Stored records:
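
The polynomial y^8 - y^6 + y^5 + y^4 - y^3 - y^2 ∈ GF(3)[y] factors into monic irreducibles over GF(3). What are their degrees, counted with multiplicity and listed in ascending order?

Write f(y) = y^8 - y^6 + y^5 + y^4 - y^3 - y^2.
Roots in GF(3): f(0) = 0 → root; f(1) = 0 → root; f(2) = 0 → root.
Linear factors from roots: (y), (y - 1), (y + 1).
Complete factorization: f(y) = (y + 1)·(y)^2·(y - 1)^2·(y^3 + y^2 + y - 1).
Factor degrees with multiplicity: 1 + 1 + 1 + 1 + 1 + 3 = 8.

1, 1, 1, 1, 1, 3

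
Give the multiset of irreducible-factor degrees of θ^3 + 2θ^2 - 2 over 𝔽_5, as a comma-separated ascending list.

Write h(θ) = θ^3 + 2θ^2 - 2.
Roots in 𝔽_5: h(0) = 3; h(1) = 1; h(2) = 4; h(3) = 3; h(4) = 4.
Complete factorization: h(θ) = (θ^3 + 2θ^2 - 2).
Factor degrees with multiplicity: 3 = 3.

3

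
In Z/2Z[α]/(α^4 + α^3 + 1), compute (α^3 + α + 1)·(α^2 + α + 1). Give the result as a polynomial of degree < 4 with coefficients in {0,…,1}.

Multiply in Z/2Z[α]: (α^3 + α + 1)·(α^2 + α + 1) = α^5 + α^4 + 1.
Reduce using α^4 ≡ α^3 + 1 (mod α^4 + α^3 + 1).
Reduced: α + 1.

α + 1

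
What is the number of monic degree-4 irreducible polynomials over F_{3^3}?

By the necklace-counting formula, N_27(4) = (1/4) Σ_{d|4} μ(4/d)·27^d.
Divisors of 4: 1, 2, 4; μ(4/d) for each: 0, -1, 1.
Σ = − 27^2 + 27^4 = 530712.
N = 530712/4 = 132678.

132678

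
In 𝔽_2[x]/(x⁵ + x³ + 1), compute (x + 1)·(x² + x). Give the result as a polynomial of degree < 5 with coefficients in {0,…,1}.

x^3 + x

Multiply in 𝔽_2[x]: (x + 1)·(x² + x) = x³ + x.
Reduced: x³ + x.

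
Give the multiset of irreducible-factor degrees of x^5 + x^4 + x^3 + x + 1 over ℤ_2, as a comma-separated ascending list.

Write h(x) = x^5 + x^4 + x^3 + x + 1.
Roots in ℤ_2: h(0) = 1; h(1) = 1.
Complete factorization: h(x) = (x^5 + x^4 + x^3 + x + 1).
Factor degrees with multiplicity: 5 = 5.

5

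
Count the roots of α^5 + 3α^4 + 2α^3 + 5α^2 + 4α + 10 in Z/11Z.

3

Write g(α) = α^5 + 3α^4 + 2α^3 + 5α^2 + 4α + 10.
Evaluate at each of the 11 elements of Z/11Z:
g(0) = 10; g(1) = 3; g(2) = 2; g(3) = 2; g(4) = 2; g(5) = 4; g(6) = 1; g(7) = 9; g(8) = 0 → root; g(9) = 0 → root; g(10) = 0 → root.
Roots: {8, 9, 10}.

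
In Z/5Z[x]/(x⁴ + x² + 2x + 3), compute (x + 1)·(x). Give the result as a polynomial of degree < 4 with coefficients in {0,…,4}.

Multiply in Z/5Z[x]: (x + 1)·(x) = x² + x.
Reduced: x² + x.

x^2 + x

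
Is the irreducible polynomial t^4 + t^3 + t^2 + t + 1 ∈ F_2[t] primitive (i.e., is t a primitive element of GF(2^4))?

No

Write f(t) = t^4 + t^3 + t^2 + t + 1.
|GF(2^4)^×| = 2^4 − 1 = 15. Prime factorization: 15 = 3·5.
f is primitive ⇔ t has order 15 in GF(2)[t]/(f), i.e. t^(15/q) ≠ 1 for each prime q | 15.
t^(5) mod f = 1
t^(3) mod f = t^3.
Since t^(5) = 1, the order of t divides 5 < 15; not primitive.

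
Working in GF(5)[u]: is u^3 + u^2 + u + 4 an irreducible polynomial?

Yes

Write g(u) = u^3 + u^2 + u + 4.
Check for roots in GF(5): g(0) = 4; g(1) = 2; g(2) = 3; g(3) = 3; g(4) = 3.
No roots. A degree-3 polynomial over a field with no linear factor is irreducible.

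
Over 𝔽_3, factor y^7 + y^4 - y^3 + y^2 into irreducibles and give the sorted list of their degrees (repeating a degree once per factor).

Write f(y) = y^7 + y^4 - y^3 + y^2.
Roots in 𝔽_3: f(0) = 0 → root; f(1) = 2; f(2) = 2.
Linear factors from roots: (y).
Complete factorization: f(y) = (y)^2·(y^2 + 1)·(y^3 - y + 1).
Factor degrees with multiplicity: 1 + 1 + 2 + 3 = 7.

1, 1, 2, 3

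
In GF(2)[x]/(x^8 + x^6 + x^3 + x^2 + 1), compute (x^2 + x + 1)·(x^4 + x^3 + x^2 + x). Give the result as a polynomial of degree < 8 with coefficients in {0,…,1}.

x^6 + x^4 + x^3 + x

Multiply in GF(2)[x]: (x^2 + x + 1)·(x^4 + x^3 + x^2 + x) = x^6 + x^4 + x^3 + x.
Reduced: x^6 + x^4 + x^3 + x.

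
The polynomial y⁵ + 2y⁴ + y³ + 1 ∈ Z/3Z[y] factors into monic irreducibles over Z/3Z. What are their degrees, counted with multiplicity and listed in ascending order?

Write h(y) = y⁵ + 2y⁴ + y³ + 1.
Roots in Z/3Z: h(0) = 1; h(1) = 2; h(2) = 1.
Complete factorization: h(y) = (y² + 1)·(y³ + 2y² + 1).
Factor degrees with multiplicity: 2 + 3 = 5.

2, 3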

**Problem to solve:**
Send back every entry precisely as given.

**Exercise solution:**
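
The polynomial y^8 - y^6 + y^5 + y^4 - y^3 - y^2 ∈ GF(3)[y] factors into monic irreducibles over GF(3). What are their degrees, counted with multiplicity and listed in ascending order?

Write f(y) = y^8 - y^6 + y^5 + y^4 - y^3 - y^2.
Roots in GF(3): f(0) = 0 → root; f(1) = 0 → root; f(2) = 0 → root.
Linear factors from roots: (y), (y - 1), (y + 1).
Complete factorization: f(y) = (y + 1)·(y)^2·(y - 1)^2·(y^3 + y^2 + y - 1).
Factor degrees with multiplicity: 1 + 1 + 1 + 1 + 1 + 3 = 8.

1, 1, 1, 1, 1, 3

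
Give the multiset of irreducible-factor degrees of θ^3 + 2θ^2 - 2 over 𝔽_5, as a comma-separated ascending list.

Write h(θ) = θ^3 + 2θ^2 - 2.
Roots in 𝔽_5: h(0) = 3; h(1) = 1; h(2) = 4; h(3) = 3; h(4) = 4.
Complete factorization: h(θ) = (θ^3 + 2θ^2 - 2).
Factor degrees with multiplicity: 3 = 3.

3

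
In Z/2Z[α]/(α^4 + α^3 + 1), compute (α^3 + α + 1)·(α^2 + α + 1). Give the result as a polynomial of degree < 4 with coefficients in {0,…,1}.

Multiply in Z/2Z[α]: (α^3 + α + 1)·(α^2 + α + 1) = α^5 + α^4 + 1.
Reduce using α^4 ≡ α^3 + 1 (mod α^4 + α^3 + 1).
Reduced: α + 1.

α + 1

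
What is the number of monic degree-4 irreducible polynomials over F_{3^3}?

By the necklace-counting formula, N_27(4) = (1/4) Σ_{d|4} μ(4/d)·27^d.
Divisors of 4: 1, 2, 4; μ(4/d) for each: 0, -1, 1.
Σ = − 27^2 + 27^4 = 530712.
N = 530712/4 = 132678.

132678

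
In 𝔽_2[x]/(x⁵ + x³ + 1), compute (x + 1)·(x² + x). Give the result as a polynomial of degree < 5 with coefficients in {0,…,1}.

x^3 + x

Multiply in 𝔽_2[x]: (x + 1)·(x² + x) = x³ + x.
Reduced: x³ + x.

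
Give the multiset of irreducible-factor degrees of x^5 + x^4 + x^3 + x + 1 over ℤ_2, as a comma-separated ascending list.

Write h(x) = x^5 + x^4 + x^3 + x + 1.
Roots in ℤ_2: h(0) = 1; h(1) = 1.
Complete factorization: h(x) = (x^5 + x^4 + x^3 + x + 1).
Factor degrees with multiplicity: 5 = 5.

5

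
Count the roots of α^5 + 3α^4 + 2α^3 + 5α^2 + 4α + 10 in Z/11Z.

3

Write g(α) = α^5 + 3α^4 + 2α^3 + 5α^2 + 4α + 10.
Evaluate at each of the 11 elements of Z/11Z:
g(0) = 10; g(1) = 3; g(2) = 2; g(3) = 2; g(4) = 2; g(5) = 4; g(6) = 1; g(7) = 9; g(8) = 0 → root; g(9) = 0 → root; g(10) = 0 → root.
Roots: {8, 9, 10}.

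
In Z/5Z[x]/(x⁴ + x² + 2x + 3), compute (x + 1)·(x). Give the result as a polynomial of degree < 4 with coefficients in {0,…,4}.

Multiply in Z/5Z[x]: (x + 1)·(x) = x² + x.
Reduced: x² + x.

x^2 + x

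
Is the irreducible polynomial t^4 + t^3 + t^2 + t + 1 ∈ F_2[t] primitive (i.e., is t a primitive element of GF(2^4))?

No

Write f(t) = t^4 + t^3 + t^2 + t + 1.
|GF(2^4)^×| = 2^4 − 1 = 15. Prime factorization: 15 = 3·5.
f is primitive ⇔ t has order 15 in GF(2)[t]/(f), i.e. t^(15/q) ≠ 1 for each prime q | 15.
t^(5) mod f = 1
t^(3) mod f = t^3.
Since t^(5) = 1, the order of t divides 5 < 15; not primitive.

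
Working in GF(5)[u]: is u^3 + u^2 + u + 4 an irreducible polynomial?

Yes

Write g(u) = u^3 + u^2 + u + 4.
Check for roots in GF(5): g(0) = 4; g(1) = 2; g(2) = 3; g(3) = 3; g(4) = 3.
No roots. A degree-3 polynomial over a field with no linear factor is irreducible.

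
Over 𝔽_3, factor y^7 + y^4 - y^3 + y^2 into irreducibles and give the sorted list of their degrees (repeating a degree once per factor).

Write f(y) = y^7 + y^4 - y^3 + y^2.
Roots in 𝔽_3: f(0) = 0 → root; f(1) = 2; f(2) = 2.
Linear factors from roots: (y).
Complete factorization: f(y) = (y)^2·(y^2 + 1)·(y^3 - y + 1).
Factor degrees with multiplicity: 1 + 1 + 2 + 3 = 7.

1, 1, 2, 3

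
In GF(2)[x]/(x^8 + x^6 + x^3 + x^2 + 1), compute (x^2 + x + 1)·(x^4 + x^3 + x^2 + x). Give the result as a polynomial of degree < 8 with coefficients in {0,…,1}.

x^6 + x^4 + x^3 + x

Multiply in GF(2)[x]: (x^2 + x + 1)·(x^4 + x^3 + x^2 + x) = x^6 + x^4 + x^3 + x.
Reduced: x^6 + x^4 + x^3 + x.

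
The polynomial y⁵ + 2y⁴ + y³ + 1 ∈ Z/3Z[y] factors into monic irreducibles over Z/3Z. What are their degrees, counted with multiplicity and listed in ascending order?

Write h(y) = y⁵ + 2y⁴ + y³ + 1.
Roots in Z/3Z: h(0) = 1; h(1) = 2; h(2) = 1.
Complete factorization: h(y) = (y² + 1)·(y³ + 2y² + 1).
Factor degrees with multiplicity: 2 + 3 = 5.

2, 3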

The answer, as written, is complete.